(Exercise data)

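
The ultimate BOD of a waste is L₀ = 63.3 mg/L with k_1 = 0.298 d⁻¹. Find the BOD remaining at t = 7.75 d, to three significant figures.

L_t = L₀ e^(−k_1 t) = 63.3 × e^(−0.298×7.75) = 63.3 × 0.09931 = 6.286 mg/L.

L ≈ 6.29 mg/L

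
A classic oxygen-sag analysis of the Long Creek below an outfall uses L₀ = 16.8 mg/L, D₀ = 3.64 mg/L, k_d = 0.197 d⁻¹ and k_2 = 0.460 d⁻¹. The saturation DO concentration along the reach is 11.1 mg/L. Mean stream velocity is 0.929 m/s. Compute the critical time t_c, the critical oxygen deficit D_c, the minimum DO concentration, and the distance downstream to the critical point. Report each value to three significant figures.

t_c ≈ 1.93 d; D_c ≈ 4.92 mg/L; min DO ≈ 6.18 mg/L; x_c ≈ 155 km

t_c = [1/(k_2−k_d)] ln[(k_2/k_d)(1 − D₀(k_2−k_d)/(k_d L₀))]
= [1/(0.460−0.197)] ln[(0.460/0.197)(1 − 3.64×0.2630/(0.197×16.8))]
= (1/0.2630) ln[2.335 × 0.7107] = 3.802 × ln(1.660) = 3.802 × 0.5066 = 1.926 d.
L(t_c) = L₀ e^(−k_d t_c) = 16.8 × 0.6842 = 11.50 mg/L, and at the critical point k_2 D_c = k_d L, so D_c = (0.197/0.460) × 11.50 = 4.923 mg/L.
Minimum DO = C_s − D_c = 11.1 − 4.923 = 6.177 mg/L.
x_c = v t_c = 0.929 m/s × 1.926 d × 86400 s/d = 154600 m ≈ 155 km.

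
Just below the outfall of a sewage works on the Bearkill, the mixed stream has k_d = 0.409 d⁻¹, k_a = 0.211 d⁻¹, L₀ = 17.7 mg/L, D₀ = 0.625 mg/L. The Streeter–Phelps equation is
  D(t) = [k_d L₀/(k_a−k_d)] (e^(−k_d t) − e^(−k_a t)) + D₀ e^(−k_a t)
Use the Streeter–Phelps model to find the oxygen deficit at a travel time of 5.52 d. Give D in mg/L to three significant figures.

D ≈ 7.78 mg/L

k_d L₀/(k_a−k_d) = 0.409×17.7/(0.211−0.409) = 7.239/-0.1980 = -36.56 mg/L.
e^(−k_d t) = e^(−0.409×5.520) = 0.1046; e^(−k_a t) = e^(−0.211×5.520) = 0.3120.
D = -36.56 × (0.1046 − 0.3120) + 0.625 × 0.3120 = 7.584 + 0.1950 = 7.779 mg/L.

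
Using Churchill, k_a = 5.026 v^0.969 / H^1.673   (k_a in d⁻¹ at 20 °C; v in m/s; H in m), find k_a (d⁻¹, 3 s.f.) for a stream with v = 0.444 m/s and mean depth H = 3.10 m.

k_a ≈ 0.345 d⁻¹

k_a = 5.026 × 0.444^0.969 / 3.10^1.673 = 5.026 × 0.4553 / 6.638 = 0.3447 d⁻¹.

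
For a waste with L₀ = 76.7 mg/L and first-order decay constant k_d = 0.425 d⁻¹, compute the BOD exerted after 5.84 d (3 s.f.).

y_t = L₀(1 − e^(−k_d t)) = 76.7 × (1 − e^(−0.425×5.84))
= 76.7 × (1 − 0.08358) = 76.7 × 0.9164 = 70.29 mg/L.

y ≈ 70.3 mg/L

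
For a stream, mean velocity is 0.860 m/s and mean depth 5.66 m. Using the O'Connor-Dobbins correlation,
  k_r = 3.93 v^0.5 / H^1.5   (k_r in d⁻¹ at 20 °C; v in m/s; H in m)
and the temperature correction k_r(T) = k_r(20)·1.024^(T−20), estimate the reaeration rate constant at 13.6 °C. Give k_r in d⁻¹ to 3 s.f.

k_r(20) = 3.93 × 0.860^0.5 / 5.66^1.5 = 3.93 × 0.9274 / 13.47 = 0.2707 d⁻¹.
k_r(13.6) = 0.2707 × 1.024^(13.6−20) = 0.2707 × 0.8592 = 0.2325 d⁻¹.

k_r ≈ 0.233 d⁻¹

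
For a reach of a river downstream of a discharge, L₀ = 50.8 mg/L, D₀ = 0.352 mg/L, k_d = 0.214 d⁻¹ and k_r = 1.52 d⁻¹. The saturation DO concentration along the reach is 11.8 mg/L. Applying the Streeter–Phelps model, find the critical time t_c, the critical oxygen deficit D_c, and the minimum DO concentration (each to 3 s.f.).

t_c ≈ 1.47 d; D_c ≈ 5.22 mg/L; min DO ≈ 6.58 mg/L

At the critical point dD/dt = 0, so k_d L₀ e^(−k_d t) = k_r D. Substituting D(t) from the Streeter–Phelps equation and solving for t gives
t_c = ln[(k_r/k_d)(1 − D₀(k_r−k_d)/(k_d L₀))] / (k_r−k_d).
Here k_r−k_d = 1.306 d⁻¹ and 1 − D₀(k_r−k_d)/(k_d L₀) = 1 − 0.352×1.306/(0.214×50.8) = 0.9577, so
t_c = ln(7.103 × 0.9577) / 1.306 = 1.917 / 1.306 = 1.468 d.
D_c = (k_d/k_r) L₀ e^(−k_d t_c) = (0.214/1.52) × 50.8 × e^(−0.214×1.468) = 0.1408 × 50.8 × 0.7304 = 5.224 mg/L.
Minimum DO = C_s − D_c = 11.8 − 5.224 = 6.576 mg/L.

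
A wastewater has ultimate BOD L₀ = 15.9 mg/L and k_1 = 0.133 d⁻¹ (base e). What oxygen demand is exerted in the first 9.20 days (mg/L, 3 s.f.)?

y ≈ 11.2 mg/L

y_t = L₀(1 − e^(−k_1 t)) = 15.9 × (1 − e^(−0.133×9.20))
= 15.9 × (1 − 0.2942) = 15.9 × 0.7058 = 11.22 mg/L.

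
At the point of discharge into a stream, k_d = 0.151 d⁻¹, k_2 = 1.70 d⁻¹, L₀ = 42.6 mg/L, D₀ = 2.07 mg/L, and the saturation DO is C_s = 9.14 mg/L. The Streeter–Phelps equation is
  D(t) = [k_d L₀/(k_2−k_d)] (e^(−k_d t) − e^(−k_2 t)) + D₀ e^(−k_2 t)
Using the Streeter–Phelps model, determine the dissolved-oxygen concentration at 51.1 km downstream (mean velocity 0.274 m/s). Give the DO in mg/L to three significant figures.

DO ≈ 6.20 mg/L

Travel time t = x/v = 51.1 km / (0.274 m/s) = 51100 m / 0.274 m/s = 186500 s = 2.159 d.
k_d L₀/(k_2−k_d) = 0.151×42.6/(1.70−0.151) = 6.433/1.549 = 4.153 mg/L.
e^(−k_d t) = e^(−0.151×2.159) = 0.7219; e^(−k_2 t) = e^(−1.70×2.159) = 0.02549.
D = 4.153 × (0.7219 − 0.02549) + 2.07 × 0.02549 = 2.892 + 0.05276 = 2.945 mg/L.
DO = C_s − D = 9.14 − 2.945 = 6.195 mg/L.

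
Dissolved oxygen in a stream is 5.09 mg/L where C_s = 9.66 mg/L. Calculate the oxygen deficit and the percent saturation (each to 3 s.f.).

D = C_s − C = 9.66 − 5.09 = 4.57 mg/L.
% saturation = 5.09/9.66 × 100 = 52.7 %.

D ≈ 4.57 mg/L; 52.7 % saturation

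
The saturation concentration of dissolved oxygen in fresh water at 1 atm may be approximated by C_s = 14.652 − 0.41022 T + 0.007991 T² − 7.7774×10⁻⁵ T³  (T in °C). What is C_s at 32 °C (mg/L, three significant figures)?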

(End Exercise data)

Problem details: Begin with the line that has "A classic oxygen-sag" in the listing above and end after the line that has "D(t) = [k_d L₀/(k_a−k_d)]"; output those lines exactly.

Exercise response:
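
A classic oxygen-sag analysis of the Long Creek below an outfall uses L₀ = 16.8 mg/L, D₀ = 3.64 mg/L, k_d = 0.197 d⁻¹ and k_2 = 0.460 d⁻¹. The saturation DO concentration along the reach is 11.1 mg/L. Mean stream velocity is 0.929 m/s. Compute the critical time t_c, the critical oxygen deficit D_c, the minimum DO concentration, and the distance downstream to the critical point. Report each value to three significant figures.

t_c ≈ 1.93 d; D_c ≈ 4.92 mg/L; min DO ≈ 6.18 mg/L; x_c ≈ 155 km

t_c = [1/(k_2−k_d)] ln[(k_2/k_d)(1 − D₀(k_2−k_d)/(k_d L₀))]
= [1/(0.460−0.197)] ln[(0.460/0.197)(1 − 3.64×0.2630/(0.197×16.8))]
= (1/0.2630) ln[2.335 × 0.7107] = 3.802 × ln(1.660) = 3.802 × 0.5066 = 1.926 d.
L(t_c) = L₀ e^(−k_d t_c) = 16.8 × 0.6842 = 11.50 mg/L, and at the critical point k_2 D_c = k_d L, so D_c = (0.197/0.460) × 11.50 = 4.923 mg/L.
Minimum DO = C_s − D_c = 11.1 − 4.923 = 6.177 mg/L.
x_c = v t_c = 0.929 m/s × 1.926 d × 86400 s/d = 154600 m ≈ 155 km.

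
Just below the outfall of a sewage works on the Bearkill, the mixed stream has k_d = 0.409 d⁻¹, k_a = 0.211 d⁻¹, L₀ = 17.7 mg/L, D₀ = 0.625 mg/L. The Streeter–Phelps equation is
  D(t) = [k_d L₀/(k_a−k_d)] (e^(−k_d t) − e^(−k_a t)) + D₀ e^(−k_a t)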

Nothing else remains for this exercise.